What this task involves: Copy exactly, and copy only, the lines from the one bearing "22:45 | UTC+2" through the final line of the records.

Input records:
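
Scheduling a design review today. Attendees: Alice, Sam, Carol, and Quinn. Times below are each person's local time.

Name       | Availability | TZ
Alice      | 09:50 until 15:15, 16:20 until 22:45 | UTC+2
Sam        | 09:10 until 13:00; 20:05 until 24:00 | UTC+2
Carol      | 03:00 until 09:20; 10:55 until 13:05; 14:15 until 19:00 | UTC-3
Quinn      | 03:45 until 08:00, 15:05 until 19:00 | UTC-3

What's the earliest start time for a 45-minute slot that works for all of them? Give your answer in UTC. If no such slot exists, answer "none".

Alice in UTC: 07:50-13:15, 14:20-20:45 (subtract 2h to convert from UTC+2).
Sam in UTC: 07:10-11:00, 18:05-22:00 (subtract 2h to convert from UTC+2).
Carol in UTC: 06:00-12:20, 13:55-16:05, 17:15-22:00 (add 3h to convert from UTC-3).
Quinn in UTC: 06:45-11:00, 18:05-22:00 (add 3h to convert from UTC-3).
Alice ∩ Sam: 07:50-11:00, 18:05-20:45.
Alice ∩ Sam ∩ Carol: 07:50-11:00, 18:05-20:45.
Alice ∩ Sam ∩ Carol ∩ Quinn: 07:50-11:00, 18:05-20:45.
The first common window of at least 45 minutes is 07:50-11:00, so the earliest start is 07:50.

07:50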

Response below:
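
Alice      | 09:50 until 15:15, 16:20 until 22:45 | UTC+2
Sam        | 09:10 until 13:00; 20:05 until 24:00 | UTC+2
Carol      | 03:00 until 09:20; 10:55 until 13:05; 14:15 until 19:00 | UTC-3
Quinn      | 03:45 until 08:00, 15:05 until 19:00 | UTC-3

What's the earliest start time for a 45-minute slot that works for all of them? Give your answer in UTC. If no such slot exists, answer "none".

Alice in UTC: 07:50-13:15, 14:20-20:45 (subtract 2h to convert from UTC+2).
Sam in UTC: 07:10-11:00, 18:05-22:00 (subtract 2h to convert from UTC+2).
Carol in UTC: 06:00-12:20, 13:55-16:05, 17:15-22:00 (add 3h to convert from UTC-3).
Quinn in UTC: 06:45-11:00, 18:05-22:00 (add 3h to convert from UTC-3).
Alice ∩ Sam: 07:50-11:00, 18:05-20:45.
Alice ∩ Sam ∩ Carol: 07:50-11:00, 18:05-20:45.
Alice ∩ Sam ∩ Carol ∩ Quinn: 07:50-11:00, 18:05-20:45.
The first common window of at least 45 minutes is 07:50-11:00, so the earliest start is 07:50.

07:50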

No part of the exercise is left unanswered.